BEGIN Source data

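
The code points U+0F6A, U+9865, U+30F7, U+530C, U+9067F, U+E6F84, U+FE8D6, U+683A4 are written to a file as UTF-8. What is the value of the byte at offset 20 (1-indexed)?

0x84

1-indexed offset 20 is 0-indexed offset 19.
U+0F6A → 3-byte form E0 BD AA at offsets 0–2.
U+9865 → 3-byte form E9 A1 A5 at offsets 3–5.
U+30F7 → 3-byte form E3 83 B7 at offsets 6–8.
U+530C → 3-byte form E5 8C 8C at offsets 9–11.
U+9067F → 4-byte form F2 90 99 BF at offsets 12–15.
U+E6F84 → 4-byte form F3 A6 BE 84 at offsets 16–19.
Offset 19 falls in char 6's range; it's byte 4 of F3 A6 BE 84 = 0x84.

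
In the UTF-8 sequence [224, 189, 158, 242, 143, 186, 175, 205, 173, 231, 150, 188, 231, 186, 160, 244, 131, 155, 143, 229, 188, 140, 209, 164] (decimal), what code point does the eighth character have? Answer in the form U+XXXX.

Offset 0: leading byte 0xE0 = 11100000 → 3-byte char #1 = E0 BD 9E.
Offset 3: leading byte 0xF2 = 11110010 → 4-byte char #2 = F2 8F BA AF.
Offset 7: leading byte 0xCD = 11001101 → 2-byte char #3 = CD AD.
Offset 9: leading byte 0xE7 = 11100111 → 3-byte char #4 = E7 96 BC.
Offset 12: leading byte 0xE7 = 11100111 → 3-byte char #5 = E7 BA A0.
Offset 15: leading byte 0xF4 = 11110100 → 4-byte char #6 = F4 83 9B 8F.
Offset 19: leading byte 0xE5 = 11100101 → 3-byte char #7 = E5 BC 8C.
Offset 22: leading byte 0xD1 = 11010001 → 2-byte char #8 = D1 A4.
Leading byte 0xD1 = 11010001 matches 110xxxxx → 2-byte sequence.
Byte 1: 0xD1 = 11010001, payload 10001 (5 bits).
Byte 2: 0xA4 = 10100100 (10xxxxxx ✓), payload 100100.
Concatenate: 10001100100 = 0x464 (11 bits → U+0464).

U+0464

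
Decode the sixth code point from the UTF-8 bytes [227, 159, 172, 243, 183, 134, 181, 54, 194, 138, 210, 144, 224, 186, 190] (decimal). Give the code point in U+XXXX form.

U+0EBE

Offset 0: leading byte 0xE3 = 11100011 → 3-byte char #1 = E3 9F AC.
Offset 3: leading byte 0xF3 = 11110011 → 4-byte char #2 = F3 B7 86 B5.
Offset 7: leading byte 0x36 = 00110110 → 1-byte char #3 = 36.
Offset 8: leading byte 0xC2 = 11000010 → 2-byte char #4 = C2 8A.
Offset 10: leading byte 0xD2 = 11010010 → 2-byte char #5 = D2 90.
Offset 12: leading byte 0xE0 = 11100000 → 3-byte char #6 = E0 BA BE.
Leading byte 0xE0 = 11100000 matches 1110xxxx → 3-byte sequence.
Byte 1: 0xE0 = 11100000, payload 0000 (4 bits).
Byte 2: 0xBA = 10111010 (10xxxxxx ✓), payload 111010.
Byte 3: 0xBE = 10111110 (10xxxxxx ✓), payload 111110.
Concatenate: 0000111010111110 = 0xEBE (16 bits → U+0EBE).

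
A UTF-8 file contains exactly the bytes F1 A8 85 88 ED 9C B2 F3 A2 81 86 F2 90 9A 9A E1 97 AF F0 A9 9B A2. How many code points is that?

Byte at offset 0: 0xF1 = 11110001 → 4-byte char (#1). Advance 4.
Byte at offset 4: 0xED = 11101101 → 3-byte char (#2). Advance 3.
Byte at offset 7: 0xF3 = 11110011 → 4-byte char (#3). Advance 4.
Byte at offset 11: 0xF2 = 11110010 → 4-byte char (#4). Advance 4.
Byte at offset 15: 0xE1 = 11100001 → 3-byte char (#5). Advance 3.
Byte at offset 18: 0xF0 = 11110000 → 4-byte char (#6). Advance 4.
Reached end at offset 22 after 6 code points.

6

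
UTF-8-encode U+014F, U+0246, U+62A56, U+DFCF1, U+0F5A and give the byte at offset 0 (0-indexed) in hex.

U+014F → 2-byte form C5 8F at offsets 0–1.
Offset 0 falls in char 1's range; it's byte 1 of C5 8F = 0xC5.

0xC5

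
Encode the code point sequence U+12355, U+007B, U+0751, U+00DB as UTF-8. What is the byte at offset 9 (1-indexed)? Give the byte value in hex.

0x9B

1-indexed offset 9 is 0-indexed offset 8.
U+12355 → 4-byte form F0 92 8D 95 at offsets 0–3.
U+007B → 1-byte form 7B at offsets 4–4.
U+0751 → 2-byte form DD 91 at offsets 5–6.
U+00DB → 2-byte form C3 9B at offsets 7–8.
Offset 8 falls in char 4's range; it's byte 2 of C3 9B = 0x9B.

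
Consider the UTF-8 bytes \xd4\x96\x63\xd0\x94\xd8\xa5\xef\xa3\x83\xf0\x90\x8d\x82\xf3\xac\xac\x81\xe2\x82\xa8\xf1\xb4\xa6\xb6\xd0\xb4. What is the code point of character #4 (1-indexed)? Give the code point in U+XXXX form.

Offset 0: leading byte 0xD4 = 11010100 → 2-byte char #1 = D4 96.
Offset 2: leading byte 0x63 = 01100011 → 1-byte char #2 = 63.
Offset 3: leading byte 0xD0 = 11010000 → 2-byte char #3 = D0 94.
Offset 5: leading byte 0xD8 = 11011000 → 2-byte char #4 = D8 A5.
Leading byte 0xD8 = 11011000 matches 110xxxxx → 2-byte sequence.
Byte 1: 0xD8 = 11011000, payload 11000 (5 bits).
Byte 2: 0xA5 = 10100101 (10xxxxxx ✓), payload 100101.
Concatenate: 11000100101 = 0x625 (11 bits → U+0625).

U+0625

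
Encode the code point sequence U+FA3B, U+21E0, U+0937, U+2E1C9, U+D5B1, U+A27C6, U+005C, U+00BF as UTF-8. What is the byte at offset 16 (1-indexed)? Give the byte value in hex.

0xB1

1-indexed offset 16 is 0-indexed offset 15.
U+FA3B → 3-byte form EF A8 BB at offsets 0–2.
U+21E0 → 3-byte form E2 87 A0 at offsets 3–5.
U+0937 → 3-byte form E0 A4 B7 at offsets 6–8.
U+2E1C9 → 4-byte form F0 AE 87 89 at offsets 9–12.
U+D5B1 → 3-byte form ED 96 B1 at offsets 13–15.
Offset 15 falls in char 5's range; it's byte 3 of ED 96 B1 = 0xB1.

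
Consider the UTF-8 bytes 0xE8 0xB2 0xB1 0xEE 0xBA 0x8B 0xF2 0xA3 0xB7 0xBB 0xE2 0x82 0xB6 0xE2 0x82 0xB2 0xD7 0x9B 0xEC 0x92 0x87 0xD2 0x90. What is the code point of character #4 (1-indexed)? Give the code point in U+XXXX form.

U+20B6

Offset 0: leading byte 0xE8 = 11101000 → 3-byte char #1 = E8 B2 B1.
Offset 3: leading byte 0xEE = 11101110 → 3-byte char #2 = EE BA 8B.
Offset 6: leading byte 0xF2 = 11110010 → 4-byte char #3 = F2 A3 B7 BB.
Offset 10: leading byte 0xE2 = 11100010 → 3-byte char #4 = E2 82 B6.
Leading byte 0xE2 = 11100010 matches 1110xxxx → 3-byte sequence.
Byte 1: 0xE2 = 11100010, payload 0010 (4 bits).
Byte 2: 0x82 = 10000010 (10xxxxxx ✓), payload 000010.
Byte 3: 0xB6 = 10110110 (10xxxxxx ✓), payload 110110.
Concatenate: 0010000010110110 = 0x20B6 (16 bits → U+20B6).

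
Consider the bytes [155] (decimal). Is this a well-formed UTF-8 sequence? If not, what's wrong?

invalid (continuation byte with no leading byte)

Byte 0x9B = 10011011 has the form 10xxxxxx — a continuation byte — but there is no preceding leading byte.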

END Source data

This exercise calls for the lines from the one holding "Consider the bytes" through the end of the entries, transcribed exactly and with nothing more.

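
Consider the bytes [155] (decimal). Is this a well-formed UTF-8 sequence? If not, what's wrong?

invalid (continuation byte with no leading byte)

Byte 0x9B = 10011011 has the form 10xxxxxx — a continuation byte — but there is no preceding leading byte.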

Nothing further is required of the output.